- _Data to process_:
****

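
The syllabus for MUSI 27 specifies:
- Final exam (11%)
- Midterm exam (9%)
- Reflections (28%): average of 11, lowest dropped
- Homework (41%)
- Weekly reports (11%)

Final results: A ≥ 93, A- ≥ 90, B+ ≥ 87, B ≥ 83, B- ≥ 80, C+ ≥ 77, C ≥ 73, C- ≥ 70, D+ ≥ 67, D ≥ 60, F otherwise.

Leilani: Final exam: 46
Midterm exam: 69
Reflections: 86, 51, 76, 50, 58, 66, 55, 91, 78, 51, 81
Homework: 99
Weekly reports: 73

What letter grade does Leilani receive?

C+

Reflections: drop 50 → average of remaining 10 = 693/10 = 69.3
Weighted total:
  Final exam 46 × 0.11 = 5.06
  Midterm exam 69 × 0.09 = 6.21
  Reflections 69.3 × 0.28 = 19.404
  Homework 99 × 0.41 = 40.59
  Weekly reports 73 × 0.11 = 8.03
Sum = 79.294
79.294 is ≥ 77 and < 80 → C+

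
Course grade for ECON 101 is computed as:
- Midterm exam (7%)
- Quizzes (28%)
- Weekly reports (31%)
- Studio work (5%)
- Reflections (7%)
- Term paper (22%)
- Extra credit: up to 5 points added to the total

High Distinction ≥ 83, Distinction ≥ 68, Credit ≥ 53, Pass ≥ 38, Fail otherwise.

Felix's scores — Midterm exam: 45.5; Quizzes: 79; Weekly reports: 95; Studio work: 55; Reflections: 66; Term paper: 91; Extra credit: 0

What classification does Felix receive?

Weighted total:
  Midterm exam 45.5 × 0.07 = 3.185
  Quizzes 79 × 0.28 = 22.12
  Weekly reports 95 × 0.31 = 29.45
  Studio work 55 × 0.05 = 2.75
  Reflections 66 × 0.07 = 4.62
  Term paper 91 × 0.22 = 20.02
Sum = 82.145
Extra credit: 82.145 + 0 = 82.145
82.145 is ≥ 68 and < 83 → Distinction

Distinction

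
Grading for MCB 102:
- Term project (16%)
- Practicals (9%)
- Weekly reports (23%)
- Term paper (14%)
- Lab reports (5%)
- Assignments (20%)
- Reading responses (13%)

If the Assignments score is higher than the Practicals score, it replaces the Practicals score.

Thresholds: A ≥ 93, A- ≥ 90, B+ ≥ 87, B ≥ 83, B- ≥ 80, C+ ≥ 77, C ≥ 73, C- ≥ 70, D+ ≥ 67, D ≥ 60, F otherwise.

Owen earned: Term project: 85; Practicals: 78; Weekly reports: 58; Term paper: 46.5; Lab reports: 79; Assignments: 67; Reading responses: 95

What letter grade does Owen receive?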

****

- _Directions for this task_: A faithful copy of all the records is required.

- _Exercise answer_:
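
The syllabus for MUSI 27 specifies:
- Final exam (11%)
- Midterm exam (9%)
- Reflections (28%): average of 11, lowest dropped
- Homework (41%)
- Weekly reports (11%)

Final results: A ≥ 93, A- ≥ 90, B+ ≥ 87, B ≥ 83, B- ≥ 80, C+ ≥ 77, C ≥ 73, C- ≥ 70, D+ ≥ 67, D ≥ 60, F otherwise.

Leilani: Final exam: 46
Midterm exam: 69
Reflections: 86, 51, 76, 50, 58, 66, 55, 91, 78, 51, 81
Homework: 99
Weekly reports: 73

What letter grade does Leilani receive?

C+

Reflections: drop 50 → average of remaining 10 = 693/10 = 69.3
Weighted total:
  Final exam 46 × 0.11 = 5.06
  Midterm exam 69 × 0.09 = 6.21
  Reflections 69.3 × 0.28 = 19.404
  Homework 99 × 0.41 = 40.59
  Weekly reports 73 × 0.11 = 8.03
Sum = 79.294
79.294 is ≥ 77 and < 80 → C+

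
Course grade for ECON 101 is computed as:
- Midterm exam (7%)
- Quizzes (28%)
- Weekly reports (31%)
- Studio work (5%)
- Reflections (7%)
- Term paper (22%)
- Extra credit: up to 5 points added to the total

High Distinction ≥ 83, Distinction ≥ 68, Credit ≥ 53, Pass ≥ 38, Fail otherwise.

Felix's scores — Midterm exam: 45.5; Quizzes: 79; Weekly reports: 95; Studio work: 55; Reflections: 66; Term paper: 91; Extra credit: 0

What classification does Felix receive?

Weighted total:
  Midterm exam 45.5 × 0.07 = 3.185
  Quizzes 79 × 0.28 = 22.12
  Weekly reports 95 × 0.31 = 29.45
  Studio work 55 × 0.05 = 2.75
  Reflections 66 × 0.07 = 4.62
  Term paper 91 × 0.22 = 20.02
Sum = 82.145
Extra credit: 82.145 + 0 = 82.145
82.145 is ≥ 68 and < 83 → Distinction

Distinction

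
Grading for MCB 102:
- Term project (16%)
- Practicals (9%)
- Weekly reports (23%)
- Term paper (14%)
- Lab reports (5%)
- Assignments (20%)
- Reading responses (13%)

If the Assignments score is higher than the Practicals score, it replaces the Practicals score.

Thresholds: A ≥ 93, A- ≥ 90, B+ ≥ 87, B ≥ 83, B- ≥ 80, C+ ≥ 77, C ≥ 73, C- ≥ 70, D+ ≥ 67, D ≥ 60, F otherwise.

Owen earned: Term project: 85; Practicals: 78; Weekly reports: 58; Term paper: 46.5; Lab reports: 79; Assignments: 67; Reading responses: 95

What letter grade does Owen receive?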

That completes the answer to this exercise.